## Work required
The response must contain all of the entries, each one repeated exactly.

## Supplied records
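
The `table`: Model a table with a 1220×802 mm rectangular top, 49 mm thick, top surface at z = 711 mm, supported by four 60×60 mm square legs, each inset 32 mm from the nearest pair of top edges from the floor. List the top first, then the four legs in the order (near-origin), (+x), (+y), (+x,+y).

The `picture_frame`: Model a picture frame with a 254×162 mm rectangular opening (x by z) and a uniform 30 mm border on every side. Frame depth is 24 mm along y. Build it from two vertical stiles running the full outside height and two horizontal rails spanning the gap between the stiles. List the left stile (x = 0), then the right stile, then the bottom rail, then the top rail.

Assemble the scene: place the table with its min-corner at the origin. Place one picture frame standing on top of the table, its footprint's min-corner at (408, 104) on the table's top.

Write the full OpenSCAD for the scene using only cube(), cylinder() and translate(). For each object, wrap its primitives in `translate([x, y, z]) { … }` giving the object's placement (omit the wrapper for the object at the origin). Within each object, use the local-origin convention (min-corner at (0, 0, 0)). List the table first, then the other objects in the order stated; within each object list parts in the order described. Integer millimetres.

translate([0, 0, 662]) cube([1220, 802, 49]);
translate([32, 32, 0]) cube([60, 60, 662]);
translate([1128, 32, 0]) cube([60, 60, 662]);
translate([32, 710, 0]) cube([60, 60, 662]);
translate([1128, 710, 0]) cube([60, 60, 662]);
translate([408, 104, 711]) {
  cube([30, 24, 222]);
  translate([284, 0, 0]) cube([30, 24, 222]);
  translate([30, 0, 0]) cube([254, 24, 30]);
  translate([30, 0, 192]) cube([254, 24, 30]);
}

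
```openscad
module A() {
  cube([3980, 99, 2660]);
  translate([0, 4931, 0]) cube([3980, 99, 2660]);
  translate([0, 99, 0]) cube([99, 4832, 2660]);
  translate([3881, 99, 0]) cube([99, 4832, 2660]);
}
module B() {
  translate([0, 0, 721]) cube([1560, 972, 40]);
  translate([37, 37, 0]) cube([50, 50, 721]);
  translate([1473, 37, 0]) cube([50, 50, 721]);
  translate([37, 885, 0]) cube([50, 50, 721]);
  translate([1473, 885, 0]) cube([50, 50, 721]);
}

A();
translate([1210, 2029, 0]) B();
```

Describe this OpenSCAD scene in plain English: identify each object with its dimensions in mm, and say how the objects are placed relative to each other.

A is the wall frame of a small rectangular building: four walls, each 2660 mm tall and 99 mm thick, enclosing a footprint 3980 mm (x) by 5030 mm (y) outside-to-outside, with no floor or roof. The front and back walls (the −y and +y sides) span the full width; the two side walls fit between them.

B is a rectangular dining table. The top is 1560×972×40 mm with its upper surface at z = 761 mm. It stands on four 50×50 mm square legs, each inset 37 mm from the nearest pair of top edges, running from the floor to the underside of the top.

The table sits inside the house frame, centred.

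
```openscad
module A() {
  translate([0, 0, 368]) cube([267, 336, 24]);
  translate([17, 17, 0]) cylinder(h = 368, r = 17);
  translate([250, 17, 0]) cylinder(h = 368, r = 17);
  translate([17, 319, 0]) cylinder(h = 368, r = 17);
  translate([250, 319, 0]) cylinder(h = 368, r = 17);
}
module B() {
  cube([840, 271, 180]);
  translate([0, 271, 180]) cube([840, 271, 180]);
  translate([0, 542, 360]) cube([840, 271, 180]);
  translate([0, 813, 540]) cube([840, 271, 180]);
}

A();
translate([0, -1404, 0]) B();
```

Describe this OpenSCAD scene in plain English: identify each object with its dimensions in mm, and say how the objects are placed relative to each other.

A is a four-legged stool. The seat is 267×336 mm, 24 mm thick, top at z = 392 mm. It stands on four round legs, each 34 mm in diameter, from z = 0 to the seat underside, each leg's axis is inset half a diameter from the nearest pair of seat edges (so the leg's bounding box is flush with the corner).

B is a straight staircase of 4 solid steps. Each step is 840 mm wide (x), 271 mm deep (y, the going) and 180 mm tall (the rise). The first step rests on the floor; each subsequent step sits one going further in +y and one rise higher in +z, directly behind and above the previous step with no overlap.

The staircase is on the floor beside the stool on its −y side.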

## Answer section
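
The `table`: Model a table with a 1220×802 mm rectangular top, 49 mm thick, top surface at z = 711 mm, supported by four 60×60 mm square legs, each inset 32 mm from the nearest pair of top edges from the floor. List the top first, then the four legs in the order (near-origin), (+x), (+y), (+x,+y).

The `picture_frame`: Model a picture frame with a 254×162 mm rectangular opening (x by z) and a uniform 30 mm border on every side. Frame depth is 24 mm along y. Build it from two vertical stiles running the full outside height and two horizontal rails spanning the gap between the stiles. List the left stile (x = 0), then the right stile, then the bottom rail, then the top rail.

Assemble the scene: place the table with its min-corner at the origin. Place one picture frame standing on top of the table, its footprint's min-corner at (408, 104) on the table's top.

Write the full OpenSCAD for the scene using only cube(), cylinder() and translate(). For each object, wrap its primitives in `translate([x, y, z]) { … }` giving the object's placement (omit the wrapper for the object at the origin). Within each object, use the local-origin convention (min-corner at (0, 0, 0)). List the table first, then the other objects in the order stated; within each object list parts in the order described. Integer millimetres.

translate([0, 0, 662]) cube([1220, 802, 49]);
translate([32, 32, 0]) cube([60, 60, 662]);
translate([1128, 32, 0]) cube([60, 60, 662]);
translate([32, 710, 0]) cube([60, 60, 662]);
translate([1128, 710, 0]) cube([60, 60, 662]);
translate([408, 104, 711]) {
  cube([30, 24, 222]);
  translate([284, 0, 0]) cube([30, 24, 222]);
  translate([30, 0, 0]) cube([254, 24, 30]);
  translate([30, 0, 192]) cube([254, 24, 30]);
}

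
```openscad
module A() {
  cube([3980, 99, 2660]);
  translate([0, 4931, 0]) cube([3980, 99, 2660]);
  translate([0, 99, 0]) cube([99, 4832, 2660]);
  translate([3881, 99, 0]) cube([99, 4832, 2660]);
}
module B() {
  translate([0, 0, 721]) cube([1560, 972, 40]);
  translate([37, 37, 0]) cube([50, 50, 721]);
  translate([1473, 37, 0]) cube([50, 50, 721]);
  translate([37, 885, 0]) cube([50, 50, 721]);
  translate([1473, 885, 0]) cube([50, 50, 721]);
}

A();
translate([1210, 2029, 0]) B();
```

Describe this OpenSCAD scene in plain English: identify each object with its dimensions in mm, and say how the objects are placed relative to each other.

A is the wall frame of a small rectangular building: four walls, each 2660 mm tall and 99 mm thick, enclosing a footprint 3980 mm (x) by 5030 mm (y) outside-to-outside, with no floor or roof. The front and back walls (the −y and +y sides) span the full width; the two side walls fit between them.

B is a rectangular dining table. The top is 1560×972×40 mm with its upper surface at z = 761 mm. It stands on four 50×50 mm square legs, each inset 37 mm from the nearest pair of top edges, running from the floor to the underside of the top.

The table sits inside the house frame, centred.

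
```openscad
module A() {
  translate([0, 0, 368]) cube([267, 336, 24]);
  translate([17, 17, 0]) cylinder(h = 368, r = 17);
  translate([250, 17, 0]) cylinder(h = 368, r = 17);
  translate([17, 319, 0]) cylinder(h = 368, r = 17);
  translate([250, 319, 0]) cylinder(h = 368, r = 17);
}
module B() {
  cube([840, 271, 180]);
  translate([0, 271, 180]) cube([840, 271, 180]);
  translate([0, 542, 360]) cube([840, 271, 180]);
  translate([0, 813, 540]) cube([840, 271, 180]);
}

A();
translate([0, -1404, 0]) B();
```

Describe this OpenSCAD scene in plain English: identify each object with its dimensions in mm, and say how the objects are placed relative to each other.

A is a four-legged stool. The seat is 267×336 mm, 24 mm thick, top at z = 392 mm. It stands on four round legs, each 34 mm in diameter, from z = 0 to the seat underside, each leg's axis is inset half a diameter from the nearest pair of seat edges (so the leg's bounding box is flush with the corner).

B is a straight staircase of 4 solid steps. Each step is 840 mm wide (x), 271 mm deep (y, the going) and 180 mm tall (the rise). The first step rests on the floor; each subsequent step sits one going further in +y and one rise higher in +z, directly behind and above the previous step with no overlap.

The staircase is on the floor beside the stool on its −y side.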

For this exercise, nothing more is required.